**DESCRIPTION OF THE TASK:** The expected output is every entry below, exact in every character.

· · · · ·

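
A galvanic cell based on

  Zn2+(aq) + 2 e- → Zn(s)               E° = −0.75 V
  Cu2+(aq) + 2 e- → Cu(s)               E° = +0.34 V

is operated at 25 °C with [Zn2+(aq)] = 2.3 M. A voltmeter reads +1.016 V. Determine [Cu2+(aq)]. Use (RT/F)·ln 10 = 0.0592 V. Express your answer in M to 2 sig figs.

0.0073 M

The Cu²⁺/Cu couple has the larger reduction potential, so it is the cathode: E°cell = +0.34 − (−0.75) = +1.09 V and n = 2.
Rearranging E = E° − (0.0592/n)·log Q gives log Q = 2(+1.09 − (+1.016))/0.0592 = 2.500.
For Cu2+(aq) + Zn(s) → Cu(s) + Zn2+(aq), the reaction quotient is Q = [Zn2+(aq)] / [Cu2+(aq)].
Substituting the known concentrations and solving, log [Cu2+(aq)] = −2.138 and [Cu2+(aq)] = 0.0073 M.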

· · · · ·

**WRITTEN RESPONSE:**
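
A galvanic cell based on

  Zn2+(aq) + 2 e- → Zn(s)               E° = −0.75 V
  Cu2+(aq) + 2 e- → Cu(s)               E° = +0.34 V

is operated at 25 °C with [Zn2+(aq)] = 2.3 M. A voltmeter reads +1.016 V. Determine [Cu2+(aq)]. Use (RT/F)·ln 10 = 0.0592 V. Express your answer in M to 2 sig figs.

0.0073 M

The Cu²⁺/Cu couple has the larger reduction potential, so it is the cathode: E°cell = +0.34 − (−0.75) = +1.09 V and n = 2.
Rearranging E = E° − (0.0592/n)·log Q gives log Q = 2(+1.09 − (+1.016))/0.0592 = 2.500.
For Cu2+(aq) + Zn(s) → Cu(s) + Zn2+(aq), the reaction quotient is Q = [Zn2+(aq)] / [Cu2+(aq)].
Substituting the known concentrations and solving, log [Cu2+(aq)] = −2.138 and [Cu2+(aq)] = 0.0073 M.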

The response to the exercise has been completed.